▶ Directions for this task: The entries below hold a line with "Answer: -1677" and a line with "Answer: 13365". Return those lines and all that lie between them, exactly and only.

BEGIN Information shown

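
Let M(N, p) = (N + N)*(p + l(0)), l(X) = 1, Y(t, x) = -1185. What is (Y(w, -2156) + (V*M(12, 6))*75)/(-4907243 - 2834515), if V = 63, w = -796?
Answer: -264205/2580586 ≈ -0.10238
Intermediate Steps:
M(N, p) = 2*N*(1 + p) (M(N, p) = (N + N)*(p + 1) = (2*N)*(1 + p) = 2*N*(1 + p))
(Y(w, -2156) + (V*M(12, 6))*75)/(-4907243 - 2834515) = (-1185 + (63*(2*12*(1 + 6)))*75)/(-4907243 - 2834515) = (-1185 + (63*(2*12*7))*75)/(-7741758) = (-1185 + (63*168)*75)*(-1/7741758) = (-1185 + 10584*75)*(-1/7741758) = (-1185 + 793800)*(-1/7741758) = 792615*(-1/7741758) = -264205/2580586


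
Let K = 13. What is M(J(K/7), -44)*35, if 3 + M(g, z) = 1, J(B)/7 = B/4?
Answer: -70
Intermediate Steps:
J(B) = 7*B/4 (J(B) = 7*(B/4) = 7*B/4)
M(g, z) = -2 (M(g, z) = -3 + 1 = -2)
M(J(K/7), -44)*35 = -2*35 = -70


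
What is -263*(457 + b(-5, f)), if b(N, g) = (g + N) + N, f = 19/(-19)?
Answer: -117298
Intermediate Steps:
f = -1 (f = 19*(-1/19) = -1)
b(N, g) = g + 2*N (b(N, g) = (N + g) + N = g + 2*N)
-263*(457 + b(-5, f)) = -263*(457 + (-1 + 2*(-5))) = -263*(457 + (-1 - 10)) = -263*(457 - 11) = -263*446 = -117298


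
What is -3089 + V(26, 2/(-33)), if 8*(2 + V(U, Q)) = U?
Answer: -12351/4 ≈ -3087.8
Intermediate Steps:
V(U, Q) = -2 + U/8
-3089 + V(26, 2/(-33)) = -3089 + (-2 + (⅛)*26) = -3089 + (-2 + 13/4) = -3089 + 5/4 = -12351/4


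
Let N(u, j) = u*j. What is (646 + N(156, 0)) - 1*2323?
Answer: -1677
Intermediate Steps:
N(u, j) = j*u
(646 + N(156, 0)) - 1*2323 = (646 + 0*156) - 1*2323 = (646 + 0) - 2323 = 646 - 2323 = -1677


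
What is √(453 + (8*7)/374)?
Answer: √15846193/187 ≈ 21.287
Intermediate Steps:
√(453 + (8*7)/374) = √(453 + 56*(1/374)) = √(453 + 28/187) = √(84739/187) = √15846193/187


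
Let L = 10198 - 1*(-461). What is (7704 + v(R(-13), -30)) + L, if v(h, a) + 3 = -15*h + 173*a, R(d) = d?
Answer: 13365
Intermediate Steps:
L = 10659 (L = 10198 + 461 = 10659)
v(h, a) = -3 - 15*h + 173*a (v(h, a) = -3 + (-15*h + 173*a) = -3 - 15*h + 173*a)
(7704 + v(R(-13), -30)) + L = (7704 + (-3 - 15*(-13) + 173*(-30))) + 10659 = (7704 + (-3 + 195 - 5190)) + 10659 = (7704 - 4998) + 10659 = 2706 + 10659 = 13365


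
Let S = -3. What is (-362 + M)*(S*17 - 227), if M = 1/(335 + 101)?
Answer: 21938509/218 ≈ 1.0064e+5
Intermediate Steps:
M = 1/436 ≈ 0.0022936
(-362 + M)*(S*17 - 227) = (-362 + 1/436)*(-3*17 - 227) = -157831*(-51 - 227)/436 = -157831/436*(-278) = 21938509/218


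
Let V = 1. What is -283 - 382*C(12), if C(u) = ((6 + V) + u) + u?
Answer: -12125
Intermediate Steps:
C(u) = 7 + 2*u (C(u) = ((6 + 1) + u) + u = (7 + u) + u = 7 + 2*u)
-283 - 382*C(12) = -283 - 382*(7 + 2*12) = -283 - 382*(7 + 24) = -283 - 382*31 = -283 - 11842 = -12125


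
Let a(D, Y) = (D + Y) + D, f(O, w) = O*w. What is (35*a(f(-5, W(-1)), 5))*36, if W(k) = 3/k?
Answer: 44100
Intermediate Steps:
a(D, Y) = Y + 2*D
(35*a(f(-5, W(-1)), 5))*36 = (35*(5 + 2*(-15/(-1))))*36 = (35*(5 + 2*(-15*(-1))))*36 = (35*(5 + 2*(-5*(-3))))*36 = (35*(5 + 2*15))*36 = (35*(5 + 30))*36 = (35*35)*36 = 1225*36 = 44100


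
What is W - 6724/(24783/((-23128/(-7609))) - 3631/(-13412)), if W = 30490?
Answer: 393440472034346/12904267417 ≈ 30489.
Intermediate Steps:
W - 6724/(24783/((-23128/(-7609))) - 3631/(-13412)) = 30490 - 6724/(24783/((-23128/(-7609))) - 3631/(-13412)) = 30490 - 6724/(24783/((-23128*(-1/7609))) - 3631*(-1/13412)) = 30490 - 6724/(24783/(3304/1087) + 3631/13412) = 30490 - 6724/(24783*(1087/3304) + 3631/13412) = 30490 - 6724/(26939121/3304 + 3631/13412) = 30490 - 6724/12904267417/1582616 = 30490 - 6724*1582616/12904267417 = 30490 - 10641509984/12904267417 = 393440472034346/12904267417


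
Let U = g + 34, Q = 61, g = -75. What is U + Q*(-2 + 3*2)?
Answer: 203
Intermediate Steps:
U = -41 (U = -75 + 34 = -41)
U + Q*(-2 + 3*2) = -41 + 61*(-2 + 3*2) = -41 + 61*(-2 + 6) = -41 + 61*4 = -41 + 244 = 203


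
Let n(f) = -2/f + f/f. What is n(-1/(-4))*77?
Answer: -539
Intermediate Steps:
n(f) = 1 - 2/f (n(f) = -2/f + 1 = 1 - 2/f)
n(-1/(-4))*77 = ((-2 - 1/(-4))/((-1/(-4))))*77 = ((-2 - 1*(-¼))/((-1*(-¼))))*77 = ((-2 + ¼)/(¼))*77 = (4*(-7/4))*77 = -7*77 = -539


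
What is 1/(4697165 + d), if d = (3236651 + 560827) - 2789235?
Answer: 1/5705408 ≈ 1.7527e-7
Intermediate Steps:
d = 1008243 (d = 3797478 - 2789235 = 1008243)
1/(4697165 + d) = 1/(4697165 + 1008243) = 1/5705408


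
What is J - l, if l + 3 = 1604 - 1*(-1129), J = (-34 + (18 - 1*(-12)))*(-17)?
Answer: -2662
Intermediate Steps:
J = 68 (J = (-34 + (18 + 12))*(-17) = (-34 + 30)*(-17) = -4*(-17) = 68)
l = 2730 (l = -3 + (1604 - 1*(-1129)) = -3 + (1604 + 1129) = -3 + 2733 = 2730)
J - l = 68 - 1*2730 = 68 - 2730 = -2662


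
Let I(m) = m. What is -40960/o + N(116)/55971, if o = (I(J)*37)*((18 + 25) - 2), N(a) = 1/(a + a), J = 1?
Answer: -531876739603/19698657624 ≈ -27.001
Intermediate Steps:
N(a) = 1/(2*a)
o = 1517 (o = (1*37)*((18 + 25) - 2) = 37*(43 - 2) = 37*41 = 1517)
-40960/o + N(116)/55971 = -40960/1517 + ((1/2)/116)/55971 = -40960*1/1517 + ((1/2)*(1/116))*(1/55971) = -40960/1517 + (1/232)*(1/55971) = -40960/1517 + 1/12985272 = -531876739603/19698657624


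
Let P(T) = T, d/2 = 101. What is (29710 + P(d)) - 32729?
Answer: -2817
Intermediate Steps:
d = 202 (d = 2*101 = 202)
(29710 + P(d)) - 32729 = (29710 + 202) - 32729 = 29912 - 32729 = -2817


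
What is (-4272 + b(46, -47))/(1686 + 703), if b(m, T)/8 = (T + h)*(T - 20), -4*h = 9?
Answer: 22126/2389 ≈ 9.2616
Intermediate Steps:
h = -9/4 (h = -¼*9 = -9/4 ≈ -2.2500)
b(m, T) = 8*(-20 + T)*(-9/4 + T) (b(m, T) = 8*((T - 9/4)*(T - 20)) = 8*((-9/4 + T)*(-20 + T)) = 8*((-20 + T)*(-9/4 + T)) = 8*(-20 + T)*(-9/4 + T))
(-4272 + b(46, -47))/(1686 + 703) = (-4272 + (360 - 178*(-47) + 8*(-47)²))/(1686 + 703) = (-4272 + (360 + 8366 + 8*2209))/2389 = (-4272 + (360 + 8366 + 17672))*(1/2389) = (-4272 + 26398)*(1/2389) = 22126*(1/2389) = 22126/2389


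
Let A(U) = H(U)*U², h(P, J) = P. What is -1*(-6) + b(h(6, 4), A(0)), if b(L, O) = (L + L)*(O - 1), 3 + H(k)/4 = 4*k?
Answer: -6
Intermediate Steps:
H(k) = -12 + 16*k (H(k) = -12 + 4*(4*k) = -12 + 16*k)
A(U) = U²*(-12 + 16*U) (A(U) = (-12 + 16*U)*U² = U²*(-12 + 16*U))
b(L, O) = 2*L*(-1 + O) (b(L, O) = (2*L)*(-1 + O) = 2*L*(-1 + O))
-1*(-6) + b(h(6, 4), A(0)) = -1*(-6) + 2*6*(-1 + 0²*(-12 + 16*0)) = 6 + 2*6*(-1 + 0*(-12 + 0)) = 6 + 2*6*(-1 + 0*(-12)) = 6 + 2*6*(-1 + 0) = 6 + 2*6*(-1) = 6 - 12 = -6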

END Information shown

▶ Problem solution:
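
Answer: -1677
Intermediate Steps:
N(u, j) = j*u
(646 + N(156, 0)) - 1*2323 = (646 + 0*156) - 1*2323 = (646 + 0) - 2323 = 646 - 2323 = -1677


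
What is √(453 + (8*7)/374)?
Answer: √15846193/187 ≈ 21.287
Intermediate Steps:
√(453 + (8*7)/374) = √(453 + 56*(1/374)) = √(453 + 28/187) = √(84739/187) = √15846193/187


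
Let L = 10198 - 1*(-461). What is (7704 + v(R(-13), -30)) + L, if v(h, a) + 3 = -15*h + 173*a, R(d) = d?
Answer: 13365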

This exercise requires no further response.